Exercise directions
Only the final stretch of lines is needed: output exactly the line containing "The historical response" and all lines following it in the listing below.

Source data
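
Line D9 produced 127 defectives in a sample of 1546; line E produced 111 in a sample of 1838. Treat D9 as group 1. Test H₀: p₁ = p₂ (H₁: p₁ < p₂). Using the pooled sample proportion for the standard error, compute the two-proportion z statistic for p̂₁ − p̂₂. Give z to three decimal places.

z = 2.465

p̂₁ = 127/1546 = 0.082147, p̂₂ = 111/1838 = 0.060392.
Pooled p̂ = (127+111)/(1546+1838) = 238/3384 = 0.070331.
SE = √(p̂(1−p̂)(1/n₁+1/n₂)) = √(0.070331·0.929669·0.0011909) = √(7.78664e-05) = 0.008824.
z = (0.082147 − 0.060392)/0.008824 = 0.021755/0.008824 = 2.465.
p-value = P(Z < 2.465) ≈ 0.9932.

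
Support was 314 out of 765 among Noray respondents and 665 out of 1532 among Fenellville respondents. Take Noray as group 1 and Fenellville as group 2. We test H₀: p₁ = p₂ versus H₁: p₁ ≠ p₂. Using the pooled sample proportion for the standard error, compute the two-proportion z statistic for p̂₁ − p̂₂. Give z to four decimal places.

p̂₁ = 314/765 = 0.410458, p̂₂ = 665/1532 = 0.434073.
Pooled p̂ = (314+665)/(765+1532) = 979/2297 = 0.426208.
SE = √(p̂(1−p̂)(1/n₁+1/n₂)) = √(0.426208·0.573792·0.00195993) = √(0.00047931) = 0.021893.
z = (0.410458 − 0.434073)/0.021893 = -0.023615/0.021893 = -1.0787.
Two-sided p-value ≈ 2·Φ(−1.079) = 0.2807.

z = -1.0787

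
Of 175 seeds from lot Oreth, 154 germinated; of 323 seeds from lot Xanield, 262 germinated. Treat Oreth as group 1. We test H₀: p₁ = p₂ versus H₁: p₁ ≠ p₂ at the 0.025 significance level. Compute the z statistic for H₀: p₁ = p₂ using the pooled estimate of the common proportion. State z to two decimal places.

p̂₁ = 154/175 ≈ 0.8800, p̂₂ = 262/323 ≈ 0.8111.
Pooled p̂ = (154+262)/(175+323) = 416/498 = 0.8353.
SE = √(p̂(1−p̂)(1/n₁+1/n₂)) = √(0.8353·0.1647·0.00881026) = √(0.00121182) = 0.0348.
z = (0.8800 − 0.8111)/0.0348 = 0.0689/0.0348 = 1.98.
p-value = 2·P(Z > 1.978) ≈ 0.0479. With α = 0.025, fail to reject H₀.

z = 1.98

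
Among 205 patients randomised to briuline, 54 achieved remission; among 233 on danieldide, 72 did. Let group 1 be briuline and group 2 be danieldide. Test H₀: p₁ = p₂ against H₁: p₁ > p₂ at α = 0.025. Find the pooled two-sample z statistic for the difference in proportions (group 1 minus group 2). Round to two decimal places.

z = -1.05

p̂₁ = 54/205 ≈ 0.2634, p̂₂ = 72/233 ≈ 0.3090.
Pooled p̂ = (54+72)/(205+233) = 126/438 = 0.2877.
SE = √(p̂(1−p̂)(1/n₁+1/n₂)) = √(0.2877·0.7123·0.00916989) = √(0.00187906) = 0.0433.
z = (0.2634 − 0.3090)/0.0433 = -0.0456/0.0433 = -1.05.
p-value = P(Z > -1.052) ≈ 0.8536; since p > α = 0.025, fail to reject H₀.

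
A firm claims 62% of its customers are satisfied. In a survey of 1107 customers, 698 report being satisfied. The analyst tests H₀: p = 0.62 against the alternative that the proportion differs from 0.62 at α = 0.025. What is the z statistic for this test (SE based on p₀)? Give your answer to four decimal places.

p̂ = 698/1107 = 0.630533.
SE = √(p₀(1−p₀)/n) = √(0.2356/1107) = 0.014589.
z = (0.630533 − 0.62)/0.014589 = 0.010533/0.014589 = 0.7220.
Two-sided p-value ≈ 2·Φ(−0.722) = 0.4703. With α = 0.025, fail to reject H₀.

z = 0.7220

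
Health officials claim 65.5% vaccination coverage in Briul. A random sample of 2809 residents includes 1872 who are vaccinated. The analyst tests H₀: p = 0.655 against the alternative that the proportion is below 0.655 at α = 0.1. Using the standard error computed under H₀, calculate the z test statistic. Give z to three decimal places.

z = 1.274

p̂ = 1872/2809 ≈ 0.66643.
SE = √(p₀(1−p₀)/n) = √(0.22597/2809) = 0.00897.
z = (0.66643 − 0.655)/0.00897 = 0.01143/0.00897 = 1.274.
p-value = P(Z < 1.274) ≈ 0.8987. With α = 0.1, fail to reject H₀.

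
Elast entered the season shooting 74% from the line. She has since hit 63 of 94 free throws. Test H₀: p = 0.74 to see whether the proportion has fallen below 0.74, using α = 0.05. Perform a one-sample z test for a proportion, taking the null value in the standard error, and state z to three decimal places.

p̂ = 63/94 ≈ 0.67021.
SE = √(p₀(1−p₀)/n) = √(0.1924/94) = 0.04524.
z = (0.67021 − 0.74)/0.04524 = -0.06979/0.04524 = -1.543.
p-value = P(Z < -1.543) ≈ 0.0615. With α = 0.05, fail to reject H₀.

z = -1.543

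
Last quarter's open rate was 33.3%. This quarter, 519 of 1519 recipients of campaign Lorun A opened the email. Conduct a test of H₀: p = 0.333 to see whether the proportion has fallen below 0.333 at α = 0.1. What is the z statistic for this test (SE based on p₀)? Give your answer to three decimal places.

z = 0.717

p̂ = 519/1519 = 0.34167.
SE = √(p₀(1−p₀)/n) = √(0.22211/1519) = 0.01209.
z = (0.34167 − 0.333)/0.01209 = 0.00867/0.01209 = 0.717.
p-value = P(Z < 0.717) ≈ 0.7634, so at α = 0.1 we fail to reject H₀.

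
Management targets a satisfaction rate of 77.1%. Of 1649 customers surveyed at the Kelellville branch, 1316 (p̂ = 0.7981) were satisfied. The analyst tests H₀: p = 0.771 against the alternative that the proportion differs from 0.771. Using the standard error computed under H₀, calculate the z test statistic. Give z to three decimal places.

z = 2.615

p̂ = 1316/1649 ≈ 0.798059.
Under H₀, SE = √(0.771·0.229/1649) = √(0.00010707) = 0.010347.
z = (0.798059 − 0.771)/0.010347 = 0.027059/0.010347 = 2.615.
p-value = 2·P(Z > 2.615) ≈ 0.0089.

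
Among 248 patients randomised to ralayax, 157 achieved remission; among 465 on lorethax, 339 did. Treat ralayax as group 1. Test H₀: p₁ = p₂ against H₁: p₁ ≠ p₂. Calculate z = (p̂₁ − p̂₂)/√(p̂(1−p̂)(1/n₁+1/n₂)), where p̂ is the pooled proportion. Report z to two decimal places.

p̂₁ = 157/248 ≈ 0.6331, p̂₂ = 339/465 ≈ 0.7290.
Pooled p̂ = (157+339)/(248+465) = 496/713 = 0.6957.
SE = √(0.21172 × 0.0061828) = 0.0362.
z = (0.6331 − 0.7290)/0.0362 = -0.0959/0.0362 = -2.65.

z = -2.65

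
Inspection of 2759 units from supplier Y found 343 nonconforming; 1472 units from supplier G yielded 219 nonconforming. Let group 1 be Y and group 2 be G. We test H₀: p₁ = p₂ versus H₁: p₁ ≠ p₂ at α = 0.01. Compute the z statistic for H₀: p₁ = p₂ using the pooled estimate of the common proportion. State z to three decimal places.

p̂₁ = 343/2759 ≈ 0.124320, p̂₂ = 219/1472 ≈ 0.148777.
Pooled p̂ = (343+219)/(2759+1472) = 562/4231 = 0.132829.
SE = √(0.115186 × 0.0010418) = 0.010954.
z = (0.124320 − 0.148777)/0.010954 = -0.024457/0.010954 = -2.233.
p-value = 2·P(Z > 2.233) ≈ 0.0256. With α = 0.01, fail to reject H₀.

z = -2.233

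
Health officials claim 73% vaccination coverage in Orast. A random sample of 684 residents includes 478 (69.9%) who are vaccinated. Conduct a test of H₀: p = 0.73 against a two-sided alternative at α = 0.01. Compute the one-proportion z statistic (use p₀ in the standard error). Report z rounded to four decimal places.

z = -1.8362

p̂ = 478/684 = 0.698830.
Standard error under H₀: √(0.73×0.27/684) = 0.016975.
z = (0.698830 − 0.73)/0.016975 = -0.031170/0.016975 = -1.8362.
p-value = 2·P(Z > 1.836) ≈ 0.0663, so at α = 0.01 we fail to reject H₀.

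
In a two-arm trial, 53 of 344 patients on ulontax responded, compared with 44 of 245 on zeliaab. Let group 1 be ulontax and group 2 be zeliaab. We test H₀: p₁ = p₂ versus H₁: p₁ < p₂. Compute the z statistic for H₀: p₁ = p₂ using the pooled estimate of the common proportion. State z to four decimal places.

p̂₁ = 53/344 = 0.154070, p̂₂ = 44/245 = 0.179592.
Pooled p̂ = (53+44)/(344+245) = 97/589 = 0.164686.
SE = √(0.137564 × 0.00698861) = 0.031006.
z = (0.154070 − 0.179592)/0.031006 = -0.025522/0.031006 = -0.8231.

z = -0.8231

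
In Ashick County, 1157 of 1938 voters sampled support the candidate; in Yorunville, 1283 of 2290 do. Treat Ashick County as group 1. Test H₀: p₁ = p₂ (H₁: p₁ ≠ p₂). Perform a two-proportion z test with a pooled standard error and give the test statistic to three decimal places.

p̂₁ = 1157/1938 ≈ 0.59701, p̂₂ = 1283/2290 ≈ 0.56026.
Pooled p̂ = (1157+1283)/(1938+2290) = 2440/4228 = 0.57711.
SE = √(p̂(1−p̂)(1/n₁+1/n₂)) = √(0.57711·0.42289·0.000952677) = √(0.000232505) = 0.01525.
z = (0.59701 − 0.56026)/0.01525 = 0.03675/0.01525 = 2.410.

z = 2.410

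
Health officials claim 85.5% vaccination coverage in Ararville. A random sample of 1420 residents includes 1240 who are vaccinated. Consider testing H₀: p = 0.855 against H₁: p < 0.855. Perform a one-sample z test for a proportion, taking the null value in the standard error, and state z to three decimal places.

z = 1.952

p̂ = 1240/1420 = 0.873239.
Under H₀, SE = √(0.855·0.145/1420) = √(8.73063e-05) = 0.009344.
z = (0.873239 − 0.855)/0.009344 = 0.018239/0.009344 = 1.952.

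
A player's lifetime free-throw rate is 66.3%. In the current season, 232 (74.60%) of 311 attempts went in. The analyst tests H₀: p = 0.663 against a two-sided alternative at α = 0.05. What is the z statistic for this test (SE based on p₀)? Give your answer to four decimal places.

z = 3.0959

p̂ = 232/311 = 0.7459807.
SE = √(p₀(1−p₀)/n) = √(0.22343/311) = 0.0268035.
z = (0.7459807 − 0.663)/0.0268035 = 0.0829807/0.0268035 = 3.0959.
p-value = 2·P(Z > 3.096) ≈ 0.0020. With α = 0.05, reject H₀.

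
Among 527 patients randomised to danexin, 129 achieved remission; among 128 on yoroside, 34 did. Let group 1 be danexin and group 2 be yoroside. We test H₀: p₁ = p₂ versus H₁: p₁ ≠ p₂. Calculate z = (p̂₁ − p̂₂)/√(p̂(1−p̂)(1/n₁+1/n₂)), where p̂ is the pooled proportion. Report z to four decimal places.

p̂₁ = 129/527 ≈ 0.244782, p̂₂ = 34/128 ≈ 0.265625.
Pooled p̂ = (129+34)/(527+128) = 163/655 = 0.248855.
SE = √(0.186926 × 0.00971003) = 0.042604.
z = (0.244782 − 0.265625)/0.042604 = -0.020843/0.042604 = -0.4892.
Two-sided p-value ≈ 2·Φ(−0.489) = 0.6247.

z = -0.4892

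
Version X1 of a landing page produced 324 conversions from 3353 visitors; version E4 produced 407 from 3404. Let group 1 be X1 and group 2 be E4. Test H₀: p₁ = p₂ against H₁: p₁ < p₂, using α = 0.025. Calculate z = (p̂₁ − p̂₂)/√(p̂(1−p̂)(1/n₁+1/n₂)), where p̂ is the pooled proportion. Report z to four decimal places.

z = -3.0347

p̂₁ = 324/3353 ≈ 0.0966299, p̂₂ = 407/3404 ≈ 0.1195652.
Pooled p̂ = (324+407)/(3353+3404) = 731/6757 = 0.1081841.
SE = √(p̂(1−p̂)(1/n₁+1/n₂)) = √(0.1081841·0.8918159·0.000592012) = √(5.71175e-05) = 0.0075576.
z = (0.0966299 − 0.1195652)/0.0075576 = -0.0229353/0.0075576 = -3.0347.
p-value = P(Z < -3.035) ≈ 0.0012; since p < α = 0.025, reject H₀.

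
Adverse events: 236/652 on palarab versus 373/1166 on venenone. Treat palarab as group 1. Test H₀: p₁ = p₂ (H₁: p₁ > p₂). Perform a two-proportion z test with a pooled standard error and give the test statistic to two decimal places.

z = 1.82

p̂₁ = 236/652 ≈ 0.3620, p̂₂ = 373/1166 ≈ 0.3199.
Pooled p̂ = (236+373)/(652+1166) = 609/1818 = 0.3350.
SE = √(p̂(1−p̂)(1/n₁+1/n₂)) = √(0.3350·0.6650·0.00239138) = √(0.000532726) = 0.0231.
z = (0.3620 − 0.3199)/0.0231 = 0.0421/0.0231 = 1.82.
p-value = P(Z > 1.823) ≈ 0.0342.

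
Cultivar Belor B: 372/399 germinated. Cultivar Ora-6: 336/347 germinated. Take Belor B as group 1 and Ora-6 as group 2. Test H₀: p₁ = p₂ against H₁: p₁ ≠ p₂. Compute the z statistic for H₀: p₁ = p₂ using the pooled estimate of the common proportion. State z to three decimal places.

p̂₁ = 372/399 = 0.93233, p̂₂ = 336/347 = 0.96830.
Pooled p̂ = (372+336)/(399+347) = 708/746 = 0.94906.
SE = √(0.0483436 × 0.00538811) = 0.01614.
z = (0.93233 − 0.96830)/0.01614 = -0.03597/0.01614 = -2.229.

z = -2.229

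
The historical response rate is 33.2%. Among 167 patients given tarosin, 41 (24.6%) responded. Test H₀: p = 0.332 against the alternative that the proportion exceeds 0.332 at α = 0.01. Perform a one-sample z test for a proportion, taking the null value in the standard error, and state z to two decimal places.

z = -2.37

p̂ = 41/167 ≈ 0.24551.
Standard error under H₀: √(0.332×0.668/167) = 0.03644.
z = (0.24551 − 0.332)/0.03644 = -0.08649/0.03644 = -2.37.
p-value = P(Z > -2.373) ≈ 0.9912; since p > α = 0.01, fail to reject H₀.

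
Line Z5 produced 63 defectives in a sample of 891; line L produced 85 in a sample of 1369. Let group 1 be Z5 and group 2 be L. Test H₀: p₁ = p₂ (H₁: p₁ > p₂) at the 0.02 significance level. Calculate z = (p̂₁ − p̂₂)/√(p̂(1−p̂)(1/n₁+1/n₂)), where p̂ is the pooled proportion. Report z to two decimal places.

p̂₁ = 63/891 ≈ 0.0707, p̂₂ = 85/1369 ≈ 0.0621.
Pooled p̂ = (63+85)/(891+1369) = 148/2260 = 0.0655.
SE = √(p̂(1−p̂)(1/n₁+1/n₂)) = √(0.0655·0.9345·0.00185279) = √(0.000113388) = 0.0106.
z = (0.0707 − 0.0621)/0.0106 = 0.0086/0.0106 = 0.81.
p-value = P(Z > 0.809) ≈ 0.2092, so at α = 0.02 we fail to reject H₀.

z = 0.81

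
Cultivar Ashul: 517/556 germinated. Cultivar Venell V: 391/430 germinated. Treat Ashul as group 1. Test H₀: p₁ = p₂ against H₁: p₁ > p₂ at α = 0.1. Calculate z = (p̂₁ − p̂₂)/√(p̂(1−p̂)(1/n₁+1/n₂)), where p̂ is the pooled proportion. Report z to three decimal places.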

Completed exercise
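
The historical response rate is 33.2%. Among 167 patients given tarosin, 41 (24.6%) responded. Test H₀: p = 0.332 against the alternative that the proportion exceeds 0.332 at α = 0.01. Perform a one-sample z test for a proportion, taking the null value in the standard error, and state z to two decimal places.

z = -2.37

p̂ = 41/167 ≈ 0.24551.
Standard error under H₀: √(0.332×0.668/167) = 0.03644.
z = (0.24551 − 0.332)/0.03644 = -0.08649/0.03644 = -2.37.
p-value = P(Z > -2.373) ≈ 0.9912; since p > α = 0.01, fail to reject H₀.

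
Line Z5 produced 63 defectives in a sample of 891; line L produced 85 in a sample of 1369. Let group 1 be Z5 and group 2 be L. Test H₀: p₁ = p₂ (H₁: p₁ > p₂) at the 0.02 significance level. Calculate z = (p̂₁ − p̂₂)/√(p̂(1−p̂)(1/n₁+1/n₂)), where p̂ is the pooled proportion. Report z to two decimal places.

p̂₁ = 63/891 ≈ 0.0707, p̂₂ = 85/1369 ≈ 0.0621.
Pooled p̂ = (63+85)/(891+1369) = 148/2260 = 0.0655.
SE = √(p̂(1−p̂)(1/n₁+1/n₂)) = √(0.0655·0.9345·0.00185279) = √(0.000113388) = 0.0106.
z = (0.0707 − 0.0621)/0.0106 = 0.0086/0.0106 = 0.81.
p-value = P(Z > 0.809) ≈ 0.2092, so at α = 0.02 we fail to reject H₀.

z = 0.81

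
Cultivar Ashul: 517/556 germinated. Cultivar Venell V: 391/430 germinated. Treat Ashul as group 1. Test H₀: p₁ = p₂ against H₁: p₁ > p₂ at α = 0.1. Calculate z = (p̂₁ − p̂₂)/√(p̂(1−p̂)(1/n₁+1/n₂)), where p̂ is the pooled proportion. Report z to three decimal places.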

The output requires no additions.